** INSTRUCTIONS TO FOLLOW **
Go through the data below and copy each line where the word "over" occurs.

SUPPLIED ENTRIES below:

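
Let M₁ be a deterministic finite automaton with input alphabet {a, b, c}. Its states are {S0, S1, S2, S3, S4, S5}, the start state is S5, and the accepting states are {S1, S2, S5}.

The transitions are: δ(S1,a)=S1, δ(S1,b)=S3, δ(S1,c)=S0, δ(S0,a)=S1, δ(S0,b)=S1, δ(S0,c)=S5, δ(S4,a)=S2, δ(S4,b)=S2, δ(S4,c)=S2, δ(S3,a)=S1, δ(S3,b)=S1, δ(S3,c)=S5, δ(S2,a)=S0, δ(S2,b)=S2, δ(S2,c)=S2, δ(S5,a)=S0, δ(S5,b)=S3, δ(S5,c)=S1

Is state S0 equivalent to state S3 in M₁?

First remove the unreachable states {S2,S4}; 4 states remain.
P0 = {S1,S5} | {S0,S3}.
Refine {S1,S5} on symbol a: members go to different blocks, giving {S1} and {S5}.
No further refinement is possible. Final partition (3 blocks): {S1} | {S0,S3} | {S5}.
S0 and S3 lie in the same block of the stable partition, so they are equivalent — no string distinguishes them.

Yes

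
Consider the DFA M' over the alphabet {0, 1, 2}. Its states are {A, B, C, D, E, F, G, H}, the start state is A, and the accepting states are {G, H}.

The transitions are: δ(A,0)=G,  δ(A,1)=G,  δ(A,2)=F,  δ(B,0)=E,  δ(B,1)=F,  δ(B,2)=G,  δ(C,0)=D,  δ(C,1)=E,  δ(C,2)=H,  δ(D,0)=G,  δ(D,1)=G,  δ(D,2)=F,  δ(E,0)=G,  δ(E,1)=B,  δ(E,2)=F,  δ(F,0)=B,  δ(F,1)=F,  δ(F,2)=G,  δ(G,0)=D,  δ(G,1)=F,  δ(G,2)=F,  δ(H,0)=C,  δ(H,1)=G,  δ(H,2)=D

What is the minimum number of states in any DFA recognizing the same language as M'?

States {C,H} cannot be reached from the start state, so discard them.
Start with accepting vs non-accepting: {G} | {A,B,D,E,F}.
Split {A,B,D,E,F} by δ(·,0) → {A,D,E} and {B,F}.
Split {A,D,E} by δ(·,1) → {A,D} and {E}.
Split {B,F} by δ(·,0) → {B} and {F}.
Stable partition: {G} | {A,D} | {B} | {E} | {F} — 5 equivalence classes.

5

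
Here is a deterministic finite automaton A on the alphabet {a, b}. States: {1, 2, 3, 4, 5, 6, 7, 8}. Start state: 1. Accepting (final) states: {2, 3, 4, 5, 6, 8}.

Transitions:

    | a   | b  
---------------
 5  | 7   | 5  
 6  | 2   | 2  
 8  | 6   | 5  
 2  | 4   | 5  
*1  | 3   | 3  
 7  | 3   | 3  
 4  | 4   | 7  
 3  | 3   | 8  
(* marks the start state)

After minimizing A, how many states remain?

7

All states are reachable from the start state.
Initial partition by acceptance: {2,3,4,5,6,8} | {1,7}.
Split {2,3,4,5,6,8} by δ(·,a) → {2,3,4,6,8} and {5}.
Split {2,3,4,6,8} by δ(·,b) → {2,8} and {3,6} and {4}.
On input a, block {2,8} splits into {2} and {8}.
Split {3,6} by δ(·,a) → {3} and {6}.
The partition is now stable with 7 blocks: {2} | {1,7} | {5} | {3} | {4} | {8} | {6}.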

End of SUPPLIED ENTRIES.
SUPPLIED ENTRIES below:

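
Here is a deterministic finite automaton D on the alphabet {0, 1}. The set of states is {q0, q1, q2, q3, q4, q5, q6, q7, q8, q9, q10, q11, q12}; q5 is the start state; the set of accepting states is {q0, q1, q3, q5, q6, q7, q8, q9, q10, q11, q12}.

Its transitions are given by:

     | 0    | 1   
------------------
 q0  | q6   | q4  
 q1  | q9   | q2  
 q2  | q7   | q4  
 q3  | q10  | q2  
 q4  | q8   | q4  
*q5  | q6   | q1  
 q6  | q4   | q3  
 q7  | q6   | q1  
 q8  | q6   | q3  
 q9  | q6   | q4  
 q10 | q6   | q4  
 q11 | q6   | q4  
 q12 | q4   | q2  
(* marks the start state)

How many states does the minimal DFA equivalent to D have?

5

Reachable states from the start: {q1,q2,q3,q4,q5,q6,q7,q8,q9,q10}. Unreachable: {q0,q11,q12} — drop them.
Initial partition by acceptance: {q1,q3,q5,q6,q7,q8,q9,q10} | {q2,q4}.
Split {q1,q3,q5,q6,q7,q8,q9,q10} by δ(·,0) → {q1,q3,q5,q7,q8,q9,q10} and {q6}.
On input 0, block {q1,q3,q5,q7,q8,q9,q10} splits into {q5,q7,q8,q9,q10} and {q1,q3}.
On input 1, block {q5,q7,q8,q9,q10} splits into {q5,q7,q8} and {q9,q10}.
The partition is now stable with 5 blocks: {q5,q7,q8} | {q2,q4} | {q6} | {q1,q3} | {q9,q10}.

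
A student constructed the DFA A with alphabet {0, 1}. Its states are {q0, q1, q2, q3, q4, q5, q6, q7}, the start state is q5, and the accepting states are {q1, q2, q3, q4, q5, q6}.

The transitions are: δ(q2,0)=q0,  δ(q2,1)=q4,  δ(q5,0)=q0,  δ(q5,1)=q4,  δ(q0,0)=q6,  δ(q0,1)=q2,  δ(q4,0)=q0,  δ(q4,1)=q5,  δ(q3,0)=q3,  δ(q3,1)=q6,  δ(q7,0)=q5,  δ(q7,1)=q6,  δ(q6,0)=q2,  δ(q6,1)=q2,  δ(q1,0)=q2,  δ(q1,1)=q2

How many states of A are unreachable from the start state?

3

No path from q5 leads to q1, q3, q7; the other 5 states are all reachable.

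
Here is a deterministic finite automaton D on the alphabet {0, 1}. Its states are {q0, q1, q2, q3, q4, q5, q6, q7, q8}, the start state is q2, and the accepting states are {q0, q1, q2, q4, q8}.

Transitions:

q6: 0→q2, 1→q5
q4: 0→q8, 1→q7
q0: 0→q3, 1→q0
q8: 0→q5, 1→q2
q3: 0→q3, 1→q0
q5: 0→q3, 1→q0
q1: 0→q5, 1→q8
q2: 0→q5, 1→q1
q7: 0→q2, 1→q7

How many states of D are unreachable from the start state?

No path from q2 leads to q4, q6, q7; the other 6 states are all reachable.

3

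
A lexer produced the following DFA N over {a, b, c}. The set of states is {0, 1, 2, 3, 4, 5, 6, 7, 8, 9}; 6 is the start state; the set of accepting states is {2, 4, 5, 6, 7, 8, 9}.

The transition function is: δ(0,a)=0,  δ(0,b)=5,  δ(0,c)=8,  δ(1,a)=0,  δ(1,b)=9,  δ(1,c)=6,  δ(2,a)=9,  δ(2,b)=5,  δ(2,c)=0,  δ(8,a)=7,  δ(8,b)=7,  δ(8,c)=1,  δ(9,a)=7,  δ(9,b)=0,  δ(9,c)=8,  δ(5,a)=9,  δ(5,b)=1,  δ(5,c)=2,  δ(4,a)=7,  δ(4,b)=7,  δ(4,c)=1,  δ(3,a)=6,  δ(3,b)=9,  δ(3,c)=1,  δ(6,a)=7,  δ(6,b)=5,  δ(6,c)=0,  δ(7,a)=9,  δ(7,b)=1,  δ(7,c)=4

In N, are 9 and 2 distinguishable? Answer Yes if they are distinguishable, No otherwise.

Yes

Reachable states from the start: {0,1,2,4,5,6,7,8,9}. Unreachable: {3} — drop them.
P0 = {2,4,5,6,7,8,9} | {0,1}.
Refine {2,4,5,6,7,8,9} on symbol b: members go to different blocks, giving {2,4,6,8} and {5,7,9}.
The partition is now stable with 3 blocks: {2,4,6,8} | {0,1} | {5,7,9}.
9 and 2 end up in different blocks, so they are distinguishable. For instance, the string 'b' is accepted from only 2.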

End of SUPPLIED ENTRIES.

** WRITTEN RESPONSE **
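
Consider the DFA M' over the alphabet {0, 1, 2}. Its states are {A, B, C, D, E, F, G, H}, the start state is A, and the accepting states are {G, H}.
A lexer produced the following DFA N over {a, b, c}. The set of states is {0, 1, 2, 3, 4, 5, 6, 7, 8, 9}; 6 is the start state; the set of accepting states is {2, 4, 5, 6, 7, 8, 9}.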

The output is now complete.